WHAT YOU WILL DO
Only the lines from the one with "- Applicant Delay" through the end of the material below belong in the reply; transcribe them exactly.

DATA FOR THIS TASK
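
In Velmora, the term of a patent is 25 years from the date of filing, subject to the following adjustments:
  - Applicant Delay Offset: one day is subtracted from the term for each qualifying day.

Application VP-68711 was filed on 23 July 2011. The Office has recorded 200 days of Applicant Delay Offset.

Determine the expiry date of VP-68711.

January 5, 2036

Base term: filing date + 25 years → 23 July 2036.
Applicant Delay Offset: −200 days → 5 January 2036.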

WRITTEN ANSWER
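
  - Applicant Delay Offset: one day is subtracted from the term for each qualifying day.

Application VP-68711 was filed on 23 July 2011. The Office has recorded 200 days of Applicant Delay Offset.

Determine the expiry date of VP-68711.

January 5, 2036

Base term: filing date + 25 years → 23 July 2036.
Applicant Delay Offset: −200 days → 5 January 2036.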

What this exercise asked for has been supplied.